[Assigned task]
Every line from the one with "P = [4 0; 0 4]" through the final line of the entries below should be returned exactly; leave out all other lines.

= = = = =

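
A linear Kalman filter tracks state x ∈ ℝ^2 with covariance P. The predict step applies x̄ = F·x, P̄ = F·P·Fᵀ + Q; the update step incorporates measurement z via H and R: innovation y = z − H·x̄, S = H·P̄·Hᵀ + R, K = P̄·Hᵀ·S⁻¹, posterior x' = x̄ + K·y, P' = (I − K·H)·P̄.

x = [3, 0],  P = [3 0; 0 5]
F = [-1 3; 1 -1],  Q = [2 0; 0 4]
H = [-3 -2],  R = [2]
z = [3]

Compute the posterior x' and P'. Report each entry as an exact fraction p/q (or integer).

x̄ = F·x = [-3, 3]
P̄ = F·P·Fᵀ + Q = [50 -18; -18 12]
y = z − H·x̄ = [0]
S = H·P̄·Hᵀ + R = [284]
K = P̄·Hᵀ·S⁻¹ = [-57/142; 15/142]
x' = x̄ + K·y = [-3, 3]
P' = (I − K·H)·P̄ = [301/71 -423/71; -423/71 627/71]

x' = [-3, 3]
P' = [301/71 -423/71; -423/71 627/71]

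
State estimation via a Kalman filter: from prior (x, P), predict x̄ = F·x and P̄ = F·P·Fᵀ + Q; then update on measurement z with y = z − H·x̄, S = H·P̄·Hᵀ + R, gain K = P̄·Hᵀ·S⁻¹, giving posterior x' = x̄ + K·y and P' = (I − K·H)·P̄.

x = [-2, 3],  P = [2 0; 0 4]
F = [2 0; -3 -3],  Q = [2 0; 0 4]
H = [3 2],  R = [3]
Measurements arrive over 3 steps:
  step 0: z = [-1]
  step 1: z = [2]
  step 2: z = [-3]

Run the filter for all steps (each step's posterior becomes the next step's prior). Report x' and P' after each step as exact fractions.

step 0: x' = [-622/181, 817/181], P' = [1774/181 -2652/181; -2652/181 4098/181]
step 1: x' = [-20572/30845, 300619/154225], P' = [14838/6169 -101412/30845; -101412/30845 801804/154225]
step 2: x' = [14840498/34571269, -76129209/34571269], P' = [83120606/34571269 -114165804/34571269; -114165804/34571269 181057494/34571269]

step 0: x̄ = F·x = [-4, -3]
step 0: P̄ = F·P·Fᵀ + Q = [10 -12; -12 58]
step 0: y = z − H·x̄ = [17]
step 0: S = H·P̄·Hᵀ + R = [181]
step 0: K = P̄·Hᵀ·S⁻¹ = [6/181; 80/181]
step 0: x' = x̄ + K·y = [-622/181, 817/181]
step 0: P' = (I − K·H)·P̄ = [1774/181 -2652/181; -2652/181 4098/181]
step 1: x̄ = F·x = [-1244/181, -585/181]
step 1: P̄ = F·P·Fᵀ + Q = [7458/181 5268/181; 5268/181 5836/181]
step 1: y = z − H·x̄ = [5264/181]
step 1: S = H·P̄·Hᵀ + R = [154225/181]
step 1: K = P̄·Hᵀ·S⁻¹ = [6582/30845; 27476/154225]
step 1: x' = x̄ + K·y = [-20572/30845, 300619/154225]
step 1: P' = (I − K·H)·P̄ = [14838/6169 -101412/30845; -101412/30845 801804/154225]
step 2: x̄ = F·x = [-41144/30845, -593277/154225]
step 2: P̄ = F·P·Fᵀ + Q = [71690/6169 163332/30845; 163332/30845 2044606/154225]
step 2: y = z − H·x̄ = [1341039/154225]
step 2: S = H·P̄·Hᵀ + R = [34571269/154225]
step 2: K = P̄·Hᵀ·S⁻¹ = [7010070/34571269; 6539192/34571269]
step 2: x' = x̄ + K·y = [14840498/34571269, -76129209/34571269]
step 2: P' = (I − K·H)·P̄ = [83120606/34571269 -114165804/34571269; -114165804/34571269 181057494/34571269]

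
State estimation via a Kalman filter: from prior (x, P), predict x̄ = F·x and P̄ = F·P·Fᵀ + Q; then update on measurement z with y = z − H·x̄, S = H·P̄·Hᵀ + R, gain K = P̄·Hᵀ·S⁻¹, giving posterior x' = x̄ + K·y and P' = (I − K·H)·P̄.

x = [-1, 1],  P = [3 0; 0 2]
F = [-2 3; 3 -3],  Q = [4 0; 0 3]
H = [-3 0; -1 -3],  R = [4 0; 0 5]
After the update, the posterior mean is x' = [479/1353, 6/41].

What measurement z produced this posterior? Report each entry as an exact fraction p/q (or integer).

x̄ = F·x = [5, -6]
P̄ = F·P·Fᵀ + Q = [34 -36; -36 48]
S = H·P̄·Hᵀ + R = [310 -222; -222 255]
K = P̄·Hᵀ·S⁻¹ = [-1597/4961 148/14883; 54/451 -144/451]
x' − x̄ = [-6286/1353, 252/41] = K·y
y = (KᵀK)⁻¹·Kᵀ·(x' − x̄) = [14, -14]
z = y + H·x̄ = [14, -14] + [-15, 13] = [-1, -1]

z = [-1, -1]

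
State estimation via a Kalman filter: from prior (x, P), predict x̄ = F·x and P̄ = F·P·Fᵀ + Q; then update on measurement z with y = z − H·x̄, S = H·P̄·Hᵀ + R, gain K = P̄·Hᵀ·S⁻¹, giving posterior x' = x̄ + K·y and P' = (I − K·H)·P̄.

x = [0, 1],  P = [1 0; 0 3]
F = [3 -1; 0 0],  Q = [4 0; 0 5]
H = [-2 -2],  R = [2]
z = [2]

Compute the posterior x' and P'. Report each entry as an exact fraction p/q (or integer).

x' = [-1, 0]
P' = [176/43 -160/43; -160/43 165/43]

x̄ = F·x = [-1, 0]
P̄ = F·P·Fᵀ + Q = [16 0; 0 5]
y = z − H·x̄ = [0]
S = H·P̄·Hᵀ + R = [86]
K = P̄·Hᵀ·S⁻¹ = [-16/43; -5/43]
x' = x̄ + K·y = [-1, 0]
P' = (I − K·H)·P̄ = [176/43 -160/43; -160/43 165/43]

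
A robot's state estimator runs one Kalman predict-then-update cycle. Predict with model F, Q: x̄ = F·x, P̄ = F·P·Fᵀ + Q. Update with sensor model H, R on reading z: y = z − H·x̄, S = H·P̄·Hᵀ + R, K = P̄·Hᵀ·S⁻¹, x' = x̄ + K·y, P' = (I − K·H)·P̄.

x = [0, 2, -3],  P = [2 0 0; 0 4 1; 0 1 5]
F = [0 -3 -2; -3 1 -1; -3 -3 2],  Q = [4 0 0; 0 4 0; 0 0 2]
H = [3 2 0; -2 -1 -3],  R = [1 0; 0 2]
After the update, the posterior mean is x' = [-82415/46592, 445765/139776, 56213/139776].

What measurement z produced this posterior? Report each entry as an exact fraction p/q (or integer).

z = [1, -1]

x̄ = F·x = [0, 5, -12]
P̄ = F·P·Fᵀ + Q = [72 -1 16; -1 29 1; 16 1 64]
S = H·P̄·Hᵀ + R = [753 -633; -633 1089]
K = P̄·Hᵀ·S⁻¹ = [37381/139776 -929/46592; 4545/46592 4075/139776; -9775/46592 -45925/139776]
x' − x̄ = [-82415/46592, -253115/139776, 1733525/139776] = K·y
y = (KᵀK)⁻¹·Kᵀ·(x' − x̄) = [-9, -32]
z = y + H·x̄ = [-9, -32] + [10, 31] = [1, -1]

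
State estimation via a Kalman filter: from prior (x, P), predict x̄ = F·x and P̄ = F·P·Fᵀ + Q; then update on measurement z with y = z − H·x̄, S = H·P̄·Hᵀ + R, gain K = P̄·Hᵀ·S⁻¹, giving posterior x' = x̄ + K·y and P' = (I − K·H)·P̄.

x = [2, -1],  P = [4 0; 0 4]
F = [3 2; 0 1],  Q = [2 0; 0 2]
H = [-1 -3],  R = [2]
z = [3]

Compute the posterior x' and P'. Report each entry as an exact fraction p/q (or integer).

x' = [160/79, -131/79]
P' = [1224/79 -382/79; -382/79 136/79]

x̄ = F·x = [4, -1]
P̄ = F·P·Fᵀ + Q = [54 8; 8 6]
y = z − H·x̄ = [4]
S = H·P̄·Hᵀ + R = [158]
K = P̄·Hᵀ·S⁻¹ = [-39/79; -13/79]
x' = x̄ + K·y = [160/79, -131/79]
P' = (I − K·H)·P̄ = [1224/79 -382/79; -382/79 136/79]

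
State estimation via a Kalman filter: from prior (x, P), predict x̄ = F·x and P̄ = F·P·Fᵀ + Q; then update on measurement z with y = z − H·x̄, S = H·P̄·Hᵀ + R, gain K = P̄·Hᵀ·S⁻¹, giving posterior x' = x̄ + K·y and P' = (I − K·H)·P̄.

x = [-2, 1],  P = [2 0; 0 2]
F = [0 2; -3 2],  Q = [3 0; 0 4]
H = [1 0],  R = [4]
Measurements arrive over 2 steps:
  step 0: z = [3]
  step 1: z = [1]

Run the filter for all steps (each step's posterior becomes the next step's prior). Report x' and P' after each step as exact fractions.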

= = = = =

[Answer to the problem]
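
x = [2, -1],  P = [4 0; 0 4]
F = [3 2; 0 1],  Q = [2 0; 0 2]
H = [-1 -3],  R = [2]
z = [3]

Compute the posterior x' and P'. Report each entry as an exact fraction p/q (or integer).

x' = [160/79, -131/79]
P' = [1224/79 -382/79; -382/79 136/79]

x̄ = F·x = [4, -1]
P̄ = F·P·Fᵀ + Q = [54 8; 8 6]
y = z − H·x̄ = [4]
S = H·P̄·Hᵀ + R = [158]
K = P̄·Hᵀ·S⁻¹ = [-39/79; -13/79]
x' = x̄ + K·y = [160/79, -131/79]
P' = (I − K·H)·P̄ = [1224/79 -382/79; -382/79 136/79]

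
State estimation via a Kalman filter: from prior (x, P), predict x̄ = F·x and P̄ = F·P·Fᵀ + Q; then update on measurement z with y = z − H·x̄, S = H·P̄·Hᵀ + R, gain K = P̄·Hᵀ·S⁻¹, giving posterior x' = x̄ + K·y and P' = (I − K·H)·P̄.

x = [-2, 1],  P = [2 0; 0 2]
F = [0 2; -3 2],  Q = [3 0; 0 4]
H = [1 0],  R = [4]
Measurements arrive over 2 steps:
  step 0: z = [3]
  step 1: z = [1]

Run the filter for all steps (each step's posterior becomes the next step's prior). Report x' and P' after each step as exact fractions.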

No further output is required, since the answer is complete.